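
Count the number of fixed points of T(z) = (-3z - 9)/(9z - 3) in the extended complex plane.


Step 1: Fixed points satisfy T(z) = z
Step 2: 9z^2 + 9 = 0
Step 3: Discriminant = 0^2 - 4*9*9 = -324
Step 4: Number of fixed points = 2

2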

# # # #

- [REQUIRED WORK]
Return the material exactly as it stands.

- [WRITTEN SOLUTION]
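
Count the number of fixed points of T(z) = (-3z - 9)/(9z - 3) in the extended complex plane.


Step 1: Fixed points satisfy T(z) = z
Step 2: 9z^2 + 9 = 0
Step 3: Discriminant = 0^2 - 4*9*9 = -324
Step 4: Number of fixed points = 2

2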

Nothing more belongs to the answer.